__DIRECTIONS__
Read the records and write them out again exactly.

__GIVEN DATA__
------------------------
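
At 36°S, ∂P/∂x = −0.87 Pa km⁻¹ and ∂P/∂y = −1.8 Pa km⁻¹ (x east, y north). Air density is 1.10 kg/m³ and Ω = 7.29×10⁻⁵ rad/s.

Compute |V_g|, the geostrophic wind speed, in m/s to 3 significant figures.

21.2 m/s

Coriolis parameter at 36°S:
f = 2Ω sin φ = 2 × 7.29×10⁻⁵ × sin 36° = 8.57×10⁻⁵ s⁻¹
In the Southern Hemisphere f is negative: f = −8.57×10⁻⁵ s⁻¹.
Component geostrophic relations (x east, y north):
u_g = −(1/(fρ)) ∂P/∂y,  v_g = (1/(fρ)) ∂P/∂x
u_g = −(−1.8×10⁻³)/(−8.57×10⁻⁵ × 1.10) = −19.1 m/s;  v_g = (−0.87×10⁻³)/(−8.57×10⁻⁵ × 1.10) = 9.23 m/s
|V_g| = √(u_g² + v_g²) = 21.2 m/s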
------------------------
__ANSWER BELOW__
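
At 36°S, ∂P/∂x = −0.87 Pa km⁻¹ and ∂P/∂y = −1.8 Pa km⁻¹ (x east, y north). Air density is 1.10 kg/m³ and Ω = 7.29×10⁻⁵ rad/s.

Compute |V_g|, the geostrophic wind speed, in m/s to 3 significant figures.

21.2 m/s

Coriolis parameter at 36°S:
f = 2Ω sin φ = 2 × 7.29×10⁻⁵ × sin 36° = 8.57×10⁻⁵ s⁻¹
In the Southern Hemisphere f is negative: f = −8.57×10⁻⁵ s⁻¹.
Component geostrophic relations (x east, y north):
u_g = −(1/(fρ)) ∂P/∂y,  v_g = (1/(fρ)) ∂P/∂x
u_g = −(−1.8×10⁻³)/(−8.57×10⁻⁵ × 1.10) = −19.1 m/s;  v_g = (−0.87×10⁻³)/(−8.57×10⁻⁵ × 1.10) = 9.23 m/s
|V_g| = √(u_g² + v_g²) = 21.2 m/s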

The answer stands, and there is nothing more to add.